» **YOUR INSTRUCTIONS**: From the entries below, return every line that includes the word "sqrt".

» **DATA IN THIS EXERCISE**:
------------------------------------------------------------

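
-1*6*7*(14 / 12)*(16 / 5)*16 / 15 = -167.25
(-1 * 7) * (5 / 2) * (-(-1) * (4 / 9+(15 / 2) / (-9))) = 245 / 36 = 6.81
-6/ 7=-0.86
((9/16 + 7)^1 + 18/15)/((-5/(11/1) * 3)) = -7711/1200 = -6.43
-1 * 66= -66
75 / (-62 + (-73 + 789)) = 25 / 218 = 0.11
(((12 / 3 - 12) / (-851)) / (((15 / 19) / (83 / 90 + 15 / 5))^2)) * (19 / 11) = 1709386262 / 4265105625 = 0.40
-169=-169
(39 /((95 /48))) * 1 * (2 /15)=1248 /475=2.63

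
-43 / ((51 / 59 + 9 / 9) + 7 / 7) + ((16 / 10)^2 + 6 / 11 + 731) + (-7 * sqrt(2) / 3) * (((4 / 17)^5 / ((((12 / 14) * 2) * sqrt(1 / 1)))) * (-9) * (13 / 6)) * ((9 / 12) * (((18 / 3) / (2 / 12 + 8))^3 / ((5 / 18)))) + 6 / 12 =349360128 * sqrt(2) / 17045383285 + 66886227 / 92950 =719.62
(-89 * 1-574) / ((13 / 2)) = -102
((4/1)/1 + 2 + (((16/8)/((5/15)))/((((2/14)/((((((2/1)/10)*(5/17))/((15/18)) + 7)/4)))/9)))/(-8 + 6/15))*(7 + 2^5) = -4127643/1292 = -3194.77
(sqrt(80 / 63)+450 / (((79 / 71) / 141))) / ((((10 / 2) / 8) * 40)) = 4 * sqrt(35) / 525+180198 / 79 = 2281.03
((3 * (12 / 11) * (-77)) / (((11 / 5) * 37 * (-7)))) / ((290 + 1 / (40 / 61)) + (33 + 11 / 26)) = 93600 / 68772011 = 0.00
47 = 47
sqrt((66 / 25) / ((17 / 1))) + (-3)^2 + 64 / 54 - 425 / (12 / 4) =-3550 / 27 + sqrt(1122) / 85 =-131.09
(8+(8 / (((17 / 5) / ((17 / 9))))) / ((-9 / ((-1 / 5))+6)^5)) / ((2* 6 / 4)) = 24841818112 / 9315681777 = 2.67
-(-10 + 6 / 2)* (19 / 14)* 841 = 15979 / 2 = 7989.50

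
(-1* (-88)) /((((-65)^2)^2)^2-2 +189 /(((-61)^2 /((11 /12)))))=1309792 /4742709395064033425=0.00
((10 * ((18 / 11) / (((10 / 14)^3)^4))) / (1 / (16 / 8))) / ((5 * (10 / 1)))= 498286339236 / 13427734375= 37.11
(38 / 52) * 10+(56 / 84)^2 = 907 / 117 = 7.75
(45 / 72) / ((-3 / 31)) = -155 / 24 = -6.46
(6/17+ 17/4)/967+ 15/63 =335353/1380876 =0.24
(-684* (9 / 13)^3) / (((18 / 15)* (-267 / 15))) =2077650 / 195533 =10.63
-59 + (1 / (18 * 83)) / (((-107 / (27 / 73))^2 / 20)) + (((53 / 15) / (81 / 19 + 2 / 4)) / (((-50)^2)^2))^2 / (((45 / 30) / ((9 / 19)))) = -3584526861960002293207267896247 / 60754692740303833007812500000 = -59.00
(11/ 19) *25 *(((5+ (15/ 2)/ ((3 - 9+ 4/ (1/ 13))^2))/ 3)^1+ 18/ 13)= 138545825/ 3135912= 44.18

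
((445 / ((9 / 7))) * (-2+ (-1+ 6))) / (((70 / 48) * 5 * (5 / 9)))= 256.32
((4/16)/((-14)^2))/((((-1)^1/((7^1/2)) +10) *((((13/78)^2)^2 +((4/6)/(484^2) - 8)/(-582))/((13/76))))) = 1495446381/966616063616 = 0.00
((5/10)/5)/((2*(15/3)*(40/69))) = 0.02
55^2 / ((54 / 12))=6050 / 9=672.22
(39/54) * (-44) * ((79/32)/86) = -11297/12384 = -0.91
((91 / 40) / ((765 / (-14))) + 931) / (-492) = -14243663 / 7527600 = -1.89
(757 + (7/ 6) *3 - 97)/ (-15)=-1327/ 30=-44.23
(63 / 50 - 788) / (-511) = 39337 / 25550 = 1.54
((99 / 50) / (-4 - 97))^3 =-970299 / 128787625000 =-0.00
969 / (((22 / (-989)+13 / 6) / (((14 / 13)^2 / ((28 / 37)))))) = 1489261914 / 2150525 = 692.51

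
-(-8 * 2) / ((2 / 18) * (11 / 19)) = 2736 / 11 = 248.73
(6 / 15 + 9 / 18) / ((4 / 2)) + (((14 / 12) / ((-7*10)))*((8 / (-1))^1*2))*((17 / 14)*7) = 163 / 60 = 2.72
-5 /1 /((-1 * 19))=5 /19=0.26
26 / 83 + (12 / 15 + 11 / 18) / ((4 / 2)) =15221 / 14940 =1.02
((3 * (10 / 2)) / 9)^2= 25 / 9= 2.78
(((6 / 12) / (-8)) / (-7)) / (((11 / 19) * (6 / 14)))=19 / 528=0.04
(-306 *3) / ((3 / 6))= -1836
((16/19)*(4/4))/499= 16/9481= 0.00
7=7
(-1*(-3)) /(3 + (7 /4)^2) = 48 /97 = 0.49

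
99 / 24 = 33 / 8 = 4.12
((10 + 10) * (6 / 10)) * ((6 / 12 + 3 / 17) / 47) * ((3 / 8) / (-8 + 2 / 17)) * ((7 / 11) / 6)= -483 / 554224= -0.00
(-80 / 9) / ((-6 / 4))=160 / 27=5.93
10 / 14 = 5 / 7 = 0.71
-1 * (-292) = 292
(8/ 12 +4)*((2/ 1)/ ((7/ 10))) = 40/ 3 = 13.33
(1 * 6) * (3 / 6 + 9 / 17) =105 / 17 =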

------------------------------------------------------------

» **ANSWER FOR THE TASK**:
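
-43 / ((51 / 59 + 9 / 9) + 7 / 7) + ((16 / 10)^2 + 6 / 11 + 731) + (-7 * sqrt(2) / 3) * (((4 / 17)^5 / ((((12 / 14) * 2) * sqrt(1 / 1)))) * (-9) * (13 / 6)) * ((9 / 12) * (((18 / 3) / (2 / 12 + 8))^3 / ((5 / 18)))) + 6 / 12 =349360128 * sqrt(2) / 17045383285 + 66886227 / 92950 =719.62
(sqrt(80 / 63)+450 / (((79 / 71) / 141))) / ((((10 / 2) / 8) * 40)) = 4 * sqrt(35) / 525+180198 / 79 = 2281.03
sqrt((66 / 25) / ((17 / 1))) + (-3)^2 + 64 / 54 - 425 / (12 / 4) =-3550 / 27 + sqrt(1122) / 85 =-131.09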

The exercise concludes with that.